What you need to do:
The records sit below. Return every line in them that holds the word "distributed".

(Entries taken from a collection)
======

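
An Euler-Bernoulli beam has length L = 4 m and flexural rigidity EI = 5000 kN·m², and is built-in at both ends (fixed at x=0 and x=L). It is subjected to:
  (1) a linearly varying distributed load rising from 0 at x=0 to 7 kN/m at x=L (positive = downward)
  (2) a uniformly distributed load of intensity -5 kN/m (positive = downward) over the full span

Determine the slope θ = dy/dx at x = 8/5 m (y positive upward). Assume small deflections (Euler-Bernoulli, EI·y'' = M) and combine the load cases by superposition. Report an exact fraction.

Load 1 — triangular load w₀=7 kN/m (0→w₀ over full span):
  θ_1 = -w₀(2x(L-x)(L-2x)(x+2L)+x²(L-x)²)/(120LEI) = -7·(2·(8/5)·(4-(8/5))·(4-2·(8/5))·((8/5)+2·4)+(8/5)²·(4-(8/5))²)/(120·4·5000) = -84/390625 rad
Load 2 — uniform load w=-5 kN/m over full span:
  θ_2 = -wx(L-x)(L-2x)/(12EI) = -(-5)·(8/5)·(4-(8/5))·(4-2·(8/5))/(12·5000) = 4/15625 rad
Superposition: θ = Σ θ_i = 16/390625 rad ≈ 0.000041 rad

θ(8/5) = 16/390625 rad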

======

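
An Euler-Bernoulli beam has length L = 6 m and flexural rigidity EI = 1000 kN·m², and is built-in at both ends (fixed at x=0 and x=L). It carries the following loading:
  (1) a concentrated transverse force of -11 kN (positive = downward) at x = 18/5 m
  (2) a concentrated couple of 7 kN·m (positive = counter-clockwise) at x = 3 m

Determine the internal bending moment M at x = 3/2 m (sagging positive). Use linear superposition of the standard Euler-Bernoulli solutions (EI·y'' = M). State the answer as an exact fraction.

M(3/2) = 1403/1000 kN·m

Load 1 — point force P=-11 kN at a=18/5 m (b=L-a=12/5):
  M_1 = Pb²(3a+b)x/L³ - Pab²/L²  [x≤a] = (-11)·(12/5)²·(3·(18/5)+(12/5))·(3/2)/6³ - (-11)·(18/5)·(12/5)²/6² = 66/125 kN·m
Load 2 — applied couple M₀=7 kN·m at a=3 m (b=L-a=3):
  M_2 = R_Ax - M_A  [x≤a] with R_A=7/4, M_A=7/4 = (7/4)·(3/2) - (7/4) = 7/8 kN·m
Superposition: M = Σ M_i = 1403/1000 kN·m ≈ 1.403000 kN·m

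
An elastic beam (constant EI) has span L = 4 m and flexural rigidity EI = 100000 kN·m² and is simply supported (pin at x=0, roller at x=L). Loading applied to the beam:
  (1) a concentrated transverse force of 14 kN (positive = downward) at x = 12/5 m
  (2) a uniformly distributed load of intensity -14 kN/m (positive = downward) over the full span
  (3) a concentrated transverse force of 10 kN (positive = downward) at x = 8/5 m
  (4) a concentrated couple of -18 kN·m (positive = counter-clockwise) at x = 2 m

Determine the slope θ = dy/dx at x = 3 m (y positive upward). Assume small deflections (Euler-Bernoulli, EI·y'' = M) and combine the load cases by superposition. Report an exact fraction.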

======

Task answer:
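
  (1) a linearly varying distributed load rising from 0 at x=0 to 7 kN/m at x=L (positive = downward)
  (2) a uniformly distributed load of intensity -5 kN/m (positive = downward) over the full span
  (2) a uniformly distributed load of intensity -14 kN/m (positive = downward) over the full span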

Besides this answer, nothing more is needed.